Output the full listing below, keeping each line exact.

Start of MATERIAL SUPPLIED

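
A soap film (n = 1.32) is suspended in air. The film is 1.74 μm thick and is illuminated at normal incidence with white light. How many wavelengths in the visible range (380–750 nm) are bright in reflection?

Top surface (1.0 → 1.32): reflection off a higher-index medium gives a half-wave phase shift.
Ray reflecting at the bottom interface goes from n = 1.32 toward n = 1.0: no phase shift.
The two reflections differ by half a wavelength.
With one net inversion, constructive interference in reflection requires 2 n t = (m + ½) λ.
λ = 2 n t / (m + ½) = 4594 / (m + ½) nm.
m=5: 835 nm (IR); m=6: 707 nm (visible); m=7: 612 nm (visible); m=8: 540 nm (visible); m=9: 484 nm (visible); m=10: 437 nm (visible); m=11: 399 nm (visible); m=12: 367 nm (UV).

6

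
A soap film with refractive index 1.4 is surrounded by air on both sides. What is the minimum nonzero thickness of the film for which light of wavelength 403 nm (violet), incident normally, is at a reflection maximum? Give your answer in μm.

Top surface (1.0 → 1.4): reflection off a higher-index medium gives a half-wave phase shift.
At the lower boundary (n = 1.4 to n = 1.0) the reflected ray undergoes no phase shift.
Exactly one π shift → a net half-wave offset.
So the condition for constructive reflection is 2 n t = (m + ½) λ.
Minimum at m = 0: t = λ / (4 n) = 403 / (4 × 1.4) = 72.0 nm.

0.0720 μm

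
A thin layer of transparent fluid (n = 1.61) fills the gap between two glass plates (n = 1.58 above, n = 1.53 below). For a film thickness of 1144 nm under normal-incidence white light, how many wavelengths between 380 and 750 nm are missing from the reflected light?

Ray reflecting at the top interface goes from n = 1.58 toward n = 1.61: a half-wave phase shift.
Ray reflecting at the bottom interface goes from n = 1.61 toward n = 1.53: no phase shift.
Exactly one π shift → a net half-wave offset.
So the condition for destructive reflection is 2 n t = m λ.
λ = 2 n t / m = 3684 / m nm.
m=4: 921 nm (IR); m=5: 737 nm (visible); m=6: 614 nm (visible); m=7: 526 nm (visible); m=8: 460 nm (visible); m=9: 409 nm (visible); m=10: 368 nm (UV).

5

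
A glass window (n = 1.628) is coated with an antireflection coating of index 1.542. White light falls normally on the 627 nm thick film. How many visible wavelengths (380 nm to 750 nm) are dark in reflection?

At the upper boundary (n = 1.0 to n = 1.542) the reflected ray undergoes a half-wave phase shift.
Ray reflecting at the bottom interface goes from n = 1.542 toward n = 1.628: a half-wave phase shift.
Net: no relative phase inversion (both shifts match).
With no net inversion, destructive interference in reflection requires 2 n t = (m + ½) λ.
λ = 2 n t / (m + ½) = 1934 / (m + ½) nm.
m=2: 773 nm (IR); m=3: 552 nm (visible); m=4: 430 nm (visible); m=5: 352 nm (UV).

2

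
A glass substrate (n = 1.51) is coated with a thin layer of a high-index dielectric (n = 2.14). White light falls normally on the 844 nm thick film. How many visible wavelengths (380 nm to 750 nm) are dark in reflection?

5

At the upper boundary (n = 1.0 to n = 2.14) the reflected ray undergoes a half-wave phase shift.
Bottom surface (2.14 → 1.51): reflection off a lower-index medium gives no phase shift.
The two reflections differ by half a wavelength.
So the condition for destructive reflection is 2 n t = m λ.
λ = 2 n t / m = 3612 / m nm.
m=4: 903 nm (IR); m=5: 722 nm (visible); m=6: 602 nm (visible); m=7: 516 nm (visible); m=8: 452 nm (visible); m=9: 401 nm (visible); m=10: 361 nm (UV).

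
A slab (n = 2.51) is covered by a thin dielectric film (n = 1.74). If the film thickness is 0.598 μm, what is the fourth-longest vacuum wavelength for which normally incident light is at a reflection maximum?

520 nm

Top surface (1.0 → 1.74): reflection off a higher-index medium gives a half-wave phase shift.
Ray reflecting at the bottom interface goes from n = 1.74 toward n = 2.51: a half-wave phase shift.
The two reflections carry the same phase change, so no net offset.
With no net inversion, constructive interference in reflection requires 2 n t = m λ.
λ = 2 n t / m. The fourth-longest wavelength is m = 4: λ = 2 × 1.74 × 598 / 4.00 = 520 nm.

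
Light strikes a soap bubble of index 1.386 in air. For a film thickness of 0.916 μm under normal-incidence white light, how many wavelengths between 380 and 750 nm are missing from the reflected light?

3

Ray reflecting at the top interface goes from n = 1.0 toward n = 1.386: a half-wave phase shift.
At the lower boundary (n = 1.386 to n = 1.0) the reflected ray undergoes no phase shift.
Exactly one π shift → a net half-wave offset.
So the condition for destructive reflection is 2 n t = m λ.
λ = 2 n t / m = 2539 / m nm.
m=3: 846 nm (IR); m=4: 635 nm (visible); m=5: 508 nm (visible); m=6: 423 nm (visible); m=7: 363 nm (UV).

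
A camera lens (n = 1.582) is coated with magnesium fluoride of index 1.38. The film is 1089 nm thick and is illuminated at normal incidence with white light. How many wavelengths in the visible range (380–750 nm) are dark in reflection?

At the upper boundary (n = 1.0 to n = 1.38) the reflected ray undergoes a half-wave phase shift.
Bottom surface (1.38 → 1.582): reflection off a higher-index medium gives a half-wave phase shift.
Net: no relative phase inversion (both shifts match).
With no net inversion, destructive interference in reflection requires 2 n t = (m + ½) λ.
λ = 2 n t / (m + ½) = 3006 / (m + ½) nm.
m=3: 859 nm (IR); m=4: 668 nm (visible); m=5: 546 nm (visible); m=6: 462 nm (visible); m=7: 401 nm (visible); m=8: 354 nm (UV).

4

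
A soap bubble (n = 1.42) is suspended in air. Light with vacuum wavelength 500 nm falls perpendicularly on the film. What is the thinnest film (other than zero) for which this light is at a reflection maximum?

88.0 nm

Top surface (1.0 → 1.42): reflection off a higher-index medium gives a half-wave phase shift.
Ray reflecting at the bottom interface goes from n = 1.42 toward n = 1.0: no phase shift.
The two reflections differ by half a wavelength.
So the condition for constructive reflection is 2 n t = (m + ½) λ.
Minimum at m = 0: t = λ / (4 n) = 500 / (4 × 1.42) = 88.0 nm.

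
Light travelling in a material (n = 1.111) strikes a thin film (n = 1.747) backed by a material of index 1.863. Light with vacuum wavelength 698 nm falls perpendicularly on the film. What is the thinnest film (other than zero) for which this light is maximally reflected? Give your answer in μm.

0.200 μm

Top surface (1.111 → 1.747): reflection off a higher-index medium gives a half-wave phase shift.
Ray reflecting at the bottom interface goes from n = 1.747 toward n = 1.863: a half-wave phase shift.
Zero or two π shifts → no net half-wave offset.
With no net inversion, constructive interference in reflection requires 2 n t = m λ.
Minimum nonzero at m = 1: t = λ / (2 n) = 698 / (2 × 1.747) = 200 nm.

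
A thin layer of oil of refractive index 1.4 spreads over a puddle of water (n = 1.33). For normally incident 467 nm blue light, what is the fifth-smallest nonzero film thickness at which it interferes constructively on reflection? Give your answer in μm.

0.751 μm

Ray reflecting at the top interface goes from n = 1.0 toward n = 1.4: a half-wave phase shift.
Bottom surface (1.4 → 1.33): reflection off a lower-index medium gives no phase shift.
The two reflections differ by half a wavelength.
So the condition for constructive reflection is 2 n t = (m + ½) λ.
The fifth-smallest nonzero thickness corresponds to m = 4: t = (m + ½) λ / (2 n) = 4.50 × 467 / (2 × 1.4) = 751 nm.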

End of MATERIAL SUPPLIED

- SOLVED EXERCISE:
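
A soap film (n = 1.32) is suspended in air. The film is 1.74 μm thick and is illuminated at normal incidence with white light. How many wavelengths in the visible range (380–750 nm) are bright in reflection?

Top surface (1.0 → 1.32): reflection off a higher-index medium gives a half-wave phase shift.
Ray reflecting at the bottom interface goes from n = 1.32 toward n = 1.0: no phase shift.
The two reflections differ by half a wavelength.
With one net inversion, constructive interference in reflection requires 2 n t = (m + ½) λ.
λ = 2 n t / (m + ½) = 4594 / (m + ½) nm.
m=5: 835 nm (IR); m=6: 707 nm (visible); m=7: 612 nm (visible); m=8: 540 nm (visible); m=9: 484 nm (visible); m=10: 437 nm (visible); m=11: 399 nm (visible); m=12: 367 nm (UV).

6

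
A soap film with refractive index 1.4 is surrounded by air on both sides. What is the minimum nonzero thickness of the film for which light of wavelength 403 nm (violet), incident normally, is at a reflection maximum? Give your answer in μm.

Top surface (1.0 → 1.4): reflection off a higher-index medium gives a half-wave phase shift.
At the lower boundary (n = 1.4 to n = 1.0) the reflected ray undergoes no phase shift.
Exactly one π shift → a net half-wave offset.
So the condition for constructive reflection is 2 n t = (m + ½) λ.
Minimum at m = 0: t = λ / (4 n) = 403 / (4 × 1.4) = 72.0 nm.

0.0720 μm

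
A thin layer of transparent fluid (n = 1.61) fills the gap between two glass plates (n = 1.58 above, n = 1.53 below). For a film thickness of 1144 nm under normal-incidence white light, how many wavelengths between 380 and 750 nm are missing from the reflected light?

Ray reflecting at the top interface goes from n = 1.58 toward n = 1.61: a half-wave phase shift.
Ray reflecting at the bottom interface goes from n = 1.61 toward n = 1.53: no phase shift.
Exactly one π shift → a net half-wave offset.
So the condition for destructive reflection is 2 n t = m λ.
λ = 2 n t / m = 3684 / m nm.
m=4: 921 nm (IR); m=5: 737 nm (visible); m=6: 614 nm (visible); m=7: 526 nm (visible); m=8: 460 nm (visible); m=9: 409 nm (visible); m=10: 368 nm (UV).

5

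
A glass window (n = 1.628) is coated with an antireflection coating of index 1.542. White light falls normally on the 627 nm thick film. How many visible wavelengths (380 nm to 750 nm) are dark in reflection?

At the upper boundary (n = 1.0 to n = 1.542) the reflected ray undergoes a half-wave phase shift.
Ray reflecting at the bottom interface goes from n = 1.542 toward n = 1.628: a half-wave phase shift.
Net: no relative phase inversion (both shifts match).
With no net inversion, destructive interference in reflection requires 2 n t = (m + ½) λ.
λ = 2 n t / (m + ½) = 1934 / (m + ½) nm.
m=2: 773 nm (IR); m=3: 552 nm (visible); m=4: 430 nm (visible); m=5: 352 nm (UV).

2

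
A glass substrate (n = 1.51) is coated with a thin layer of a high-index dielectric (n = 2.14). White light falls normally on the 844 nm thick film. How many visible wavelengths (380 nm to 750 nm) are dark in reflection?

5

At the upper boundary (n = 1.0 to n = 2.14) the reflected ray undergoes a half-wave phase shift.
Bottom surface (2.14 → 1.51): reflection off a lower-index medium gives no phase shift.
The two reflections differ by half a wavelength.
So the condition for destructive reflection is 2 n t = m λ.
λ = 2 n t / m = 3612 / m nm.
m=4: 903 nm (IR); m=5: 722 nm (visible); m=6: 602 nm (visible); m=7: 516 nm (visible); m=8: 452 nm (visible); m=9: 401 nm (visible); m=10: 361 nm (UV).

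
A slab (n = 2.51) is covered by a thin dielectric film (n = 1.74). If the film thickness is 0.598 μm, what is the fourth-longest vacuum wavelength for which normally incident light is at a reflection maximum?

520 nm

Top surface (1.0 → 1.74): reflection off a higher-index medium gives a half-wave phase shift.
Ray reflecting at the bottom interface goes from n = 1.74 toward n = 2.51: a half-wave phase shift.
The two reflections carry the same phase change, so no net offset.
With no net inversion, constructive interference in reflection requires 2 n t = m λ.
λ = 2 n t / m. The fourth-longest wavelength is m = 4: λ = 2 × 1.74 × 598 / 4.00 = 520 nm.

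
Light strikes a soap bubble of index 1.386 in air. For a film thickness of 0.916 μm under normal-incidence white light, how many wavelengths between 380 and 750 nm are missing from the reflected light?

3

Ray reflecting at the top interface goes from n = 1.0 toward n = 1.386: a half-wave phase shift.
At the lower boundary (n = 1.386 to n = 1.0) the reflected ray undergoes no phase shift.
Exactly one π shift → a net half-wave offset.
So the condition for destructive reflection is 2 n t = m λ.
λ = 2 n t / m = 2539 / m nm.
m=3: 846 nm (IR); m=4: 635 nm (visible); m=5: 508 nm (visible); m=6: 423 nm (visible); m=7: 363 nm (UV).

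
A camera lens (n = 1.582) is coated with magnesium fluoride of index 1.38. The film is 1089 nm thick and is illuminated at normal incidence with white light. How many wavelengths in the visible range (380–750 nm) are dark in reflection?

At the upper boundary (n = 1.0 to n = 1.38) the reflected ray undergoes a half-wave phase shift.
Bottom surface (1.38 → 1.582): reflection off a higher-index medium gives a half-wave phase shift.
Net: no relative phase inversion (both shifts match).
With no net inversion, destructive interference in reflection requires 2 n t = (m + ½) λ.
λ = 2 n t / (m + ½) = 3006 / (m + ½) nm.
m=3: 859 nm (IR); m=4: 668 nm (visible); m=5: 546 nm (visible); m=6: 462 nm (visible); m=7: 401 nm (visible); m=8: 354 nm (UV).

4

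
A soap bubble (n = 1.42) is suspended in air. Light with vacuum wavelength 500 nm falls perpendicularly on the film. What is the thinnest film (other than zero) for which this light is at a reflection maximum?

88.0 nm

Top surface (1.0 → 1.42): reflection off a higher-index medium gives a half-wave phase shift.
Ray reflecting at the bottom interface goes from n = 1.42 toward n = 1.0: no phase shift.
The two reflections differ by half a wavelength.
So the condition for constructive reflection is 2 n t = (m + ½) λ.
Minimum at m = 0: t = λ / (4 n) = 500 / (4 × 1.42) = 88.0 nm.

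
Light travelling in a material (n = 1.111) strikes a thin film (n = 1.747) backed by a material of index 1.863. Light with vacuum wavelength 698 nm falls perpendicularly on the film. What is the thinnest film (other than zero) for which this light is maximally reflected? Give your answer in μm.

0.200 μm

Top surface (1.111 → 1.747): reflection off a higher-index medium gives a half-wave phase shift.
Ray reflecting at the bottom interface goes from n = 1.747 toward n = 1.863: a half-wave phase shift.
Zero or two π shifts → no net half-wave offset.
With no net inversion, constructive interference in reflection requires 2 n t = m λ.
Minimum nonzero at m = 1: t = λ / (2 n) = 698 / (2 × 1.747) = 200 nm.

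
A thin layer of oil of refractive index 1.4 spreads over a puddle of water (n = 1.33). For normally incident 467 nm blue light, what is the fifth-smallest nonzero film thickness at which it interferes constructively on reflection? Give your answer in μm.

0.751 μm

Ray reflecting at the top interface goes from n = 1.0 toward n = 1.4: a half-wave phase shift.
Bottom surface (1.4 → 1.33): reflection off a lower-index medium gives no phase shift.
The two reflections differ by half a wavelength.
So the condition for constructive reflection is 2 n t = (m + ½) λ.
The fifth-smallest nonzero thickness corresponds to m = 4: t = (m + ½) λ / (2 n) = 4.50 × 467 / (2 × 1.4) = 751 nm.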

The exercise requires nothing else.